(Collected data entries)
▼

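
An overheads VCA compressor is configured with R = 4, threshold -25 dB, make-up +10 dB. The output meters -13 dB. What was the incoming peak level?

Before make-up, the level was -13 − 10 = -23 dB.
Post-compression overshoot = -23 − (-25) = 2 dB.
Undo the ratio: input overshoot = 2 × 4 = 8 dB, giving input = -17 dB.

-17 dB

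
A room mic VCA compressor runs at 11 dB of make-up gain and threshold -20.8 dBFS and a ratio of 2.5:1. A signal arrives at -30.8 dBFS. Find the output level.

-30.8 dBFS is 10 dB below the -20.8 dBFS threshold, so no gain reduction is applied.
Make-up gain adds 11 dB: -30.8 + 11 = -19.8 dBFS.

-19.8 dBFS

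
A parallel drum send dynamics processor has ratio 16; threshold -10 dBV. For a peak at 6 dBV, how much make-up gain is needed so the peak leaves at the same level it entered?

15 dB

The peak compresses to -10 + 16/16 = -9 dBV.
To reach 6 dBV requires 6 − (-9) = 15 dB of make-up.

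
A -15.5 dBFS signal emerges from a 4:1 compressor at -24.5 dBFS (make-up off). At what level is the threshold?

-27.5 dBFS

Input is 12 dB above T (since output overshoot × R = input overshoot: (-24.5 − T)·4 = -15.5 − T gives T = -27.5 dBFS).
Check: -27.5 + (-15.5 − (-27.5))/4 = -27.5 + 3 = -24.5 dBFS. ✓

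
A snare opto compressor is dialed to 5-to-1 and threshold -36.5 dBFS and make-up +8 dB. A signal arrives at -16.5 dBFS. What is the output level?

-24.5 dBFS

Overshoot: -16.5 − (-36.5) = 20 dB.
The 20 dB excess becomes 4 dB after 5:1 reduction.
That puts the output at -32.5 dBFS; make-up adds 8 dB, giving -24.5 dBFS.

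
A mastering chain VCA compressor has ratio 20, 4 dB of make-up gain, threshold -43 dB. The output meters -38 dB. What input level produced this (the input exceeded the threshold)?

-23 dB

Remove make-up: -38 − 4 = -42 dB.
The compressed level sits -42 − (-43) = 1 dB over threshold.
Before 20:1 compression the overshoot was 1 × 20 = 20 dB, so input = -43 + 20 = -23 dB.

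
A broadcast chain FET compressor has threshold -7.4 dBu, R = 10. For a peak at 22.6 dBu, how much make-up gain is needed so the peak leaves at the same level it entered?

27 dB

Overshoot 30 dB → 30/10 = 3 dB after compression, so the compressed level is -7.4 + 3 = -4.4 dBu.
Make-up = target − compressed = 22.6 − (-4.4) = 27 dB.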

▲

EXERCISE BRIEF
Please print each entry once more, exactly as it reads.

THE COMPLETED TASK
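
An overheads VCA compressor is configured with R = 4, threshold -25 dB, make-up +10 dB. The output meters -13 dB. What was the incoming peak level?

Before make-up, the level was -13 − 10 = -23 dB.
Post-compression overshoot = -23 − (-25) = 2 dB.
Undo the ratio: input overshoot = 2 × 4 = 8 dB, giving input = -17 dB.

-17 dB

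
A room mic VCA compressor runs at 11 dB of make-up gain and threshold -20.8 dBFS and a ratio of 2.5:1. A signal arrives at -30.8 dBFS. Find the output level.

-30.8 dBFS is 10 dB below the -20.8 dBFS threshold, so no gain reduction is applied.
Make-up gain adds 11 dB: -30.8 + 11 = -19.8 dBFS.

-19.8 dBFS

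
A parallel drum send dynamics processor has ratio 16; threshold -10 dBV. For a peak at 6 dBV, how much make-up gain is needed so the peak leaves at the same level it entered?

15 dB

The peak compresses to -10 + 16/16 = -9 dBV.
To reach 6 dBV requires 6 − (-9) = 15 dB of make-up.

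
A -15.5 dBFS signal emerges from a 4:1 compressor at -24.5 dBFS (make-up off). At what level is the threshold?

-27.5 dBFS

Input is 12 dB above T (since output overshoot × R = input overshoot: (-24.5 − T)·4 = -15.5 − T gives T = -27.5 dBFS).
Check: -27.5 + (-15.5 − (-27.5))/4 = -27.5 + 3 = -24.5 dBFS. ✓

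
A snare opto compressor is dialed to 5-to-1 and threshold -36.5 dBFS and make-up +8 dB. A signal arrives at -16.5 dBFS. What is the output level?

-24.5 dBFS

Overshoot: -16.5 − (-36.5) = 20 dB.
The 20 dB excess becomes 4 dB after 5:1 reduction.
That puts the output at -32.5 dBFS; make-up adds 8 dB, giving -24.5 dBFS.

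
A mastering chain VCA compressor has ratio 20, 4 dB of make-up gain, threshold -43 dB. The output meters -38 dB. What input level produced this (the input exceeded the threshold)?

-23 dB

Remove make-up: -38 − 4 = -42 dB.
The compressed level sits -42 − (-43) = 1 dB over threshold.
Before 20:1 compression the overshoot was 1 × 20 = 20 dB, so input = -43 + 20 = -23 dB.

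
A broadcast chain FET compressor has threshold -7.4 dBu, R = 10. For a peak at 22.6 dBu, how much make-up gain is needed so the peak leaves at the same level it entered?

27 dB

Overshoot 30 dB → 30/10 = 3 dB after compression, so the compressed level is -7.4 + 3 = -4.4 dBu.
Make-up = target − compressed = 22.6 − (-4.4) = 27 dB.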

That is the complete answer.